Collected data:
---------------

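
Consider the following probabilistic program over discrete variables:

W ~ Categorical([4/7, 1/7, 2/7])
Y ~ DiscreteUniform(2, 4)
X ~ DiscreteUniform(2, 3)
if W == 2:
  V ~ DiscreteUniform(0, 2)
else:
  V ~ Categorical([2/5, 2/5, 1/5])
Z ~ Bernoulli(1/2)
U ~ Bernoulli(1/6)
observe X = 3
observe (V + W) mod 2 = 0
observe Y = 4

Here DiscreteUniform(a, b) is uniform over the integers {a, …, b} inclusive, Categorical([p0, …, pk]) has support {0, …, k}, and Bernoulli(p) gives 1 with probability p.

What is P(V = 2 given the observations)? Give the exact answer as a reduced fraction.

Enumerate traces; 20 have nonzero weight after conditioning:
  (W=0, Y=4, X=3, V=0, Z=0, U=0) weight 1/63
  (W=0, Y=4, X=3, V=0, Z=0, U=1) weight 1/315
  (W=0, Y=4, X=3, V=0, Z=1, U=0) weight 1/63
  (W=0, Y=4, X=3, V=0, Z=1, U=1) weight 1/315
  (W=0, Y=4, X=3, V=2, Z=0, U=0) weight 1/126
  (W=0, Y=4, X=3, V=2, Z=0, U=1) weight 1/630
  (W=0, Y=4, X=3, V=2, Z=1, U=0) weight 1/126
  (W=0, Y=4, X=3, V=2, Z=1, U=1) weight 1/630
  (W=1, Y=4, X=3, V=1, Z=0, U=0) weight 1/252
  … 11 more
Group by V:
  weight(V=0) = 17/315
  weight(V=1) = 1/105
  weight(V=2) = 11/315
Total weight = 17/315 + 1/105 + 11/315 = 31/315
P(V=0 | obs) = 17/315 / 31/315 = 17/31
P(V=1 | obs) = 1/105 / 31/315 = 3/31
P(V=2 | obs) = 11/315 / 31/315 = 11/31

P(V = 2 | obs) = 11/31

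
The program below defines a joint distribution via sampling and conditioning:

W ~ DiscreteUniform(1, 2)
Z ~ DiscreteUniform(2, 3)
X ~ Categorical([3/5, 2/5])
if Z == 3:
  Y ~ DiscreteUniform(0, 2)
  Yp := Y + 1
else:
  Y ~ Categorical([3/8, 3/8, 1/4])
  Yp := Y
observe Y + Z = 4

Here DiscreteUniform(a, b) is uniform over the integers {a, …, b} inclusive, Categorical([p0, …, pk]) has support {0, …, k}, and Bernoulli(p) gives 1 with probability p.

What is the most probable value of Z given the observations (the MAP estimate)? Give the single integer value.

Enumerate traces; 8 have nonzero weight after conditioning:
  (W=1, Z=2, X=0, Y=2) weight 3/80
  (W=1, Z=2, X=1, Y=2) weight 1/40
  (W=1, Z=3, X=0, Y=1) weight 1/20
  (W=1, Z=3, X=1, Y=1) weight 1/30
  (W=2, Z=2, X=0, Y=2) weight 3/80
  (W=2, Z=2, X=1, Y=2) weight 1/40
  (W=2, Z=3, X=0, Y=1) weight 1/20
  (W=2, Z=3, X=1, Y=1) weight 1/30
Group by Z:
  weight(Z=2) = 1/8
  weight(Z=3) = 1/6
Total weight = 1/8 + 1/6 = 7/24
P(Z=2 | obs) = 1/8 / 7/24 = 3/7
P(Z=3 | obs) = 1/6 / 7/24 = 4/7
argmax = 3

argmax_v P(Z = v | obs) = 3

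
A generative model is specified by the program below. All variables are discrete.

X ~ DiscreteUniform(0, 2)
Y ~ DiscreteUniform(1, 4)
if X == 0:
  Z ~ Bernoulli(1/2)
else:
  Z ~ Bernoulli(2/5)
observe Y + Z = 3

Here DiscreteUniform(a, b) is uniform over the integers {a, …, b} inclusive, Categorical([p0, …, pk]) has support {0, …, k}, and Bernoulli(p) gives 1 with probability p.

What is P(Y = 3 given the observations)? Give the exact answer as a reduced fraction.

P(Y = 3 | obs) = 17/30

Enumerate traces; 6 have nonzero weight after conditioning:
  (X=0, Y=2, Z=1) weight 1/24
  (X=0, Y=3, Z=0) weight 1/24
  (X=1, Y=2, Z=1) weight 1/30
  (X=1, Y=3, Z=0) weight 1/20
  (X=2, Y=2, Z=1) weight 1/30
  (X=2, Y=3, Z=0) weight 1/20
Group by Y:
  weight(Y=2) = 13/120
  weight(Y=3) = 17/120
Total weight = 13/120 + 17/120 = 1/4
P(Y=2 | obs) = 13/120 / 1/4 = 13/30
P(Y=3 | obs) = 17/120 / 1/4 = 17/30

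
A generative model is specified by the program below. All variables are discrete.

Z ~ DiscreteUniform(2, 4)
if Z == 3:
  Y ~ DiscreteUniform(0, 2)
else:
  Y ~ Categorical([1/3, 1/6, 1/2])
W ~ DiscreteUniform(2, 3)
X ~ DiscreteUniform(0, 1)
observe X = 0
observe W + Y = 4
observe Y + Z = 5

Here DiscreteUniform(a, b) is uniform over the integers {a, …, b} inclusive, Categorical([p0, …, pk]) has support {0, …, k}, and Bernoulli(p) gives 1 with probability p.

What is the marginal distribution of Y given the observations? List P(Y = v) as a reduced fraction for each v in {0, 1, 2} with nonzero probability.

Enumerate traces; 2 have nonzero weight after conditioning:
  (Z=3, Y=2, W=2, X=0) weight 1/36
  (Z=4, Y=1, W=3, X=0) weight 1/72
Group by Y:
  weight(Y=1) = 1/72
  weight(Y=2) = 1/36
Total weight = 1/72 + 1/36 = 1/24
P(Y=1 | obs) = 1/72 / 1/24 = 1/3
P(Y=2 | obs) = 1/36 / 1/24 = 2/3

P(Y=1) = 1/3, P(Y=2) = 2/3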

---------------

**WORK INSTRUCTION**
Set all of the records down again, exactly as they stand.

**THE ANSWER**
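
Consider the following probabilistic program over discrete variables:

W ~ Categorical([4/7, 1/7, 2/7])
Y ~ DiscreteUniform(2, 4)
X ~ DiscreteUniform(2, 3)
if W == 2:
  V ~ DiscreteUniform(0, 2)
else:
  V ~ Categorical([2/5, 2/5, 1/5])
Z ~ Bernoulli(1/2)
U ~ Bernoulli(1/6)
observe X = 3
observe (V + W) mod 2 = 0
observe Y = 4

Here DiscreteUniform(a, b) is uniform over the integers {a, …, b} inclusive, Categorical([p0, …, pk]) has support {0, …, k}, and Bernoulli(p) gives 1 with probability p.

What is P(V = 2 given the observations)? Give the exact answer as a reduced fraction.

Enumerate traces; 20 have nonzero weight after conditioning:
  (W=0, Y=4, X=3, V=0, Z=0, U=0) weight 1/63
  (W=0, Y=4, X=3, V=0, Z=0, U=1) weight 1/315
  (W=0, Y=4, X=3, V=0, Z=1, U=0) weight 1/63
  (W=0, Y=4, X=3, V=0, Z=1, U=1) weight 1/315
  (W=0, Y=4, X=3, V=2, Z=0, U=0) weight 1/126
  (W=0, Y=4, X=3, V=2, Z=0, U=1) weight 1/630
  (W=0, Y=4, X=3, V=2, Z=1, U=0) weight 1/126
  (W=0, Y=4, X=3, V=2, Z=1, U=1) weight 1/630
  (W=1, Y=4, X=3, V=1, Z=0, U=0) weight 1/252
  … 11 more
Group by V:
  weight(V=0) = 17/315
  weight(V=1) = 1/105
  weight(V=2) = 11/315
Total weight = 17/315 + 1/105 + 11/315 = 31/315
P(V=0 | obs) = 17/315 / 31/315 = 17/31
P(V=1 | obs) = 1/105 / 31/315 = 3/31
P(V=2 | obs) = 11/315 / 31/315 = 11/31

P(V = 2 | obs) = 11/31

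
The program below defines a joint distribution via sampling and conditioning:

W ~ DiscreteUniform(1, 2)
Z ~ DiscreteUniform(2, 3)
X ~ Categorical([3/5, 2/5])
if Z == 3:
  Y ~ DiscreteUniform(0, 2)
  Yp := Y + 1
else:
  Y ~ Categorical([3/8, 3/8, 1/4])
  Yp := Y
observe Y + Z = 4

Here DiscreteUniform(a, b) is uniform over the integers {a, …, b} inclusive, Categorical([p0, …, pk]) has support {0, …, k}, and Bernoulli(p) gives 1 with probability p.

What is the most probable value of Z given the observations (the MAP estimate)? Give the single integer value.

Enumerate traces; 8 have nonzero weight after conditioning:
  (W=1, Z=2, X=0, Y=2) weight 3/80
  (W=1, Z=2, X=1, Y=2) weight 1/40
  (W=1, Z=3, X=0, Y=1) weight 1/20
  (W=1, Z=3, X=1, Y=1) weight 1/30
  (W=2, Z=2, X=0, Y=2) weight 3/80
  (W=2, Z=2, X=1, Y=2) weight 1/40
  (W=2, Z=3, X=0, Y=1) weight 1/20
  (W=2, Z=3, X=1, Y=1) weight 1/30
Group by Z:
  weight(Z=2) = 1/8
  weight(Z=3) = 1/6
Total weight = 1/8 + 1/6 = 7/24
P(Z=2 | obs) = 1/8 / 7/24 = 3/7
P(Z=3 | obs) = 1/6 / 7/24 = 4/7
argmax = 3

argmax_v P(Z = v | obs) = 3

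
A generative model is specified by the program below. All variables are discrete.

X ~ DiscreteUniform(0, 2)
Y ~ DiscreteUniform(1, 4)
if X == 0:
  Z ~ Bernoulli(1/2)
else:
  Z ~ Bernoulli(2/5)
observe Y + Z = 3

Here DiscreteUniform(a, b) is uniform over the integers {a, …, b} inclusive, Categorical([p0, …, pk]) has support {0, …, k}, and Bernoulli(p) gives 1 with probability p.

What is P(Y = 3 given the observations)? Give the exact answer as a reduced fraction.

P(Y = 3 | obs) = 17/30

Enumerate traces; 6 have nonzero weight after conditioning:
  (X=0, Y=2, Z=1) weight 1/24
  (X=0, Y=3, Z=0) weight 1/24
  (X=1, Y=2, Z=1) weight 1/30
  (X=1, Y=3, Z=0) weight 1/20
  (X=2, Y=2, Z=1) weight 1/30
  (X=2, Y=3, Z=0) weight 1/20
Group by Y:
  weight(Y=2) = 13/120
  weight(Y=3) = 17/120
Total weight = 13/120 + 17/120 = 1/4
P(Y=2 | obs) = 13/120 / 1/4 = 13/30
P(Y=3 | obs) = 17/120 / 1/4 = 17/30

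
A generative model is specified by the program below. All variables are discrete.

Z ~ DiscreteUniform(2, 4)
if Z == 3:
  Y ~ DiscreteUniform(0, 2)
else:
  Y ~ Categorical([1/3, 1/6, 1/2])
W ~ DiscreteUniform(2, 3)
X ~ DiscreteUniform(0, 1)
observe X = 0
observe W + Y = 4
observe Y + Z = 5

Here DiscreteUniform(a, b) is uniform over the integers {a, …, b} inclusive, Categorical([p0, …, pk]) has support {0, …, k}, and Bernoulli(p) gives 1 with probability p.

What is the marginal distribution of Y given the observations? List P(Y = v) as a reduced fraction for each v in {0, 1, 2} with nonzero probability.

Enumerate traces; 2 have nonzero weight after conditioning:
  (Z=3, Y=2, W=2, X=0) weight 1/36
  (Z=4, Y=1, W=3, X=0) weight 1/72
Group by Y:
  weight(Y=1) = 1/72
  weight(Y=2) = 1/36
Total weight = 1/72 + 1/36 = 1/24
P(Y=1 | obs) = 1/72 / 1/24 = 1/3
P(Y=2 | obs) = 1/36 / 1/24 = 2/3

P(Y=1) = 1/3, P(Y=2) = 2/3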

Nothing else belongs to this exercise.